━━━ Data supplied

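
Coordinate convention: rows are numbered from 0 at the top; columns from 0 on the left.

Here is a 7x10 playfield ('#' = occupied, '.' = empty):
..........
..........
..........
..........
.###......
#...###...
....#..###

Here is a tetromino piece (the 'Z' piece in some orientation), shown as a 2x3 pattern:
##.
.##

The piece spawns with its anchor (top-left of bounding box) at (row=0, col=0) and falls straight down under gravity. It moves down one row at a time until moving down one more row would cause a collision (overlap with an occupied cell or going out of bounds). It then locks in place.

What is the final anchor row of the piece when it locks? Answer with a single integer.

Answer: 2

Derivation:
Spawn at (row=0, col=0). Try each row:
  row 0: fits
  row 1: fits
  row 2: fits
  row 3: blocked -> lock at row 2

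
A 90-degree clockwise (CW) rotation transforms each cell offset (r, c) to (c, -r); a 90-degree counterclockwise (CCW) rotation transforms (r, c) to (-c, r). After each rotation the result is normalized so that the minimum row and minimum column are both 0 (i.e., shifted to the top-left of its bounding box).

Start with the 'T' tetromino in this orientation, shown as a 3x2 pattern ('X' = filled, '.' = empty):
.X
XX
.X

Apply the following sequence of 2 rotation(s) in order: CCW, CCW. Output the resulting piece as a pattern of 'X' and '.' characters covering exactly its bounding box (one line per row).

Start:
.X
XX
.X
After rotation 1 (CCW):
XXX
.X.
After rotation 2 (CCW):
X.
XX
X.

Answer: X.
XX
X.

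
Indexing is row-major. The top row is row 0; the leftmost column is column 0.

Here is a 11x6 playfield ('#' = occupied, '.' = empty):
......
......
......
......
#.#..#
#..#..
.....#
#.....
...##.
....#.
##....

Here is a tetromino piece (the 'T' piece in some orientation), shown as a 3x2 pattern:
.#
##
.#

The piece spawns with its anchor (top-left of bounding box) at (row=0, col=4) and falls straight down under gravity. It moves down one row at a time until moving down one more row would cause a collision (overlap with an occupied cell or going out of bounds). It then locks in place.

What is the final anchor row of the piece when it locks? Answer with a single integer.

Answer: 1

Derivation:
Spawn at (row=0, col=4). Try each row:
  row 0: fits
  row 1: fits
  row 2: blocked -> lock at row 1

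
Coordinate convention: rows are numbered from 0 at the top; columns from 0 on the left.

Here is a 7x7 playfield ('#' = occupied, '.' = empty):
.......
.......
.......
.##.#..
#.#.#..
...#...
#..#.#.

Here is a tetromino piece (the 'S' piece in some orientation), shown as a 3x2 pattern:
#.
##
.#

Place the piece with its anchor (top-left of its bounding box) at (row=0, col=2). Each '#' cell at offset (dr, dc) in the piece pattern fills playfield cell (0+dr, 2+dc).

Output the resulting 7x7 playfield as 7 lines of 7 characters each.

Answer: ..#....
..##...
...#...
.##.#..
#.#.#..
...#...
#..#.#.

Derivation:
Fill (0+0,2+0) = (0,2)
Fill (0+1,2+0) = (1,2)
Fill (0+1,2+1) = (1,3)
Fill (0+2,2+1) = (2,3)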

━━━━━━
━━━ Data supplied

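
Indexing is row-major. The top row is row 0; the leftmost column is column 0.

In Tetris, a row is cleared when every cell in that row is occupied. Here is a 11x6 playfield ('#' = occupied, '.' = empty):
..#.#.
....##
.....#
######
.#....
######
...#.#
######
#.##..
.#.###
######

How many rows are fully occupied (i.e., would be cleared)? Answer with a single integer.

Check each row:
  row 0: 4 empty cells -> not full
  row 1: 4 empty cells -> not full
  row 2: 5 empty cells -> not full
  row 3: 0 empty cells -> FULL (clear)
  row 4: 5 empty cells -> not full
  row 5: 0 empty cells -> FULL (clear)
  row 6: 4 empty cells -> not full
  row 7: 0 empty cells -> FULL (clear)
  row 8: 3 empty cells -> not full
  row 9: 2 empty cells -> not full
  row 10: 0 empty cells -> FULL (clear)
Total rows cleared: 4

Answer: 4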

━━━━━━
━━━ Data supplied

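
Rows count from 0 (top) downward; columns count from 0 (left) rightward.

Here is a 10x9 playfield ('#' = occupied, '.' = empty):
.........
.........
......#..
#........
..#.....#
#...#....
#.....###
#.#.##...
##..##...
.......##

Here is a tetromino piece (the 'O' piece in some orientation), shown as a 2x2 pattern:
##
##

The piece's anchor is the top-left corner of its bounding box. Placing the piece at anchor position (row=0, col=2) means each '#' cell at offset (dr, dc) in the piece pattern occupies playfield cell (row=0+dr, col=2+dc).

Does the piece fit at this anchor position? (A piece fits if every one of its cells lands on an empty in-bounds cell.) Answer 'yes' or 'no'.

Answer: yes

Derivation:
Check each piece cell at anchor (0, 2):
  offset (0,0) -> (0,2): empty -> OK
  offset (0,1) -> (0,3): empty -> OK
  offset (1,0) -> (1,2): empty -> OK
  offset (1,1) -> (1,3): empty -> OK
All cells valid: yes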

━━━━━━

Task objective:
Copy out each line of the data containing the string "that".

Exercise result:
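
A 90-degree clockwise (CW) rotation transforms each cell offset (r, c) to (c, -r); a 90-degree counterclockwise (CCW) rotation transforms (r, c) to (-c, r). After each rotation the result is normalized so that the minimum row and minimum column are both 0 (i.e., shifted to the top-left of its bounding box).
In Tetris, a row is cleared when every cell in that row is occupied. Here is a 11x6 playfield ('#' = occupied, '.' = empty):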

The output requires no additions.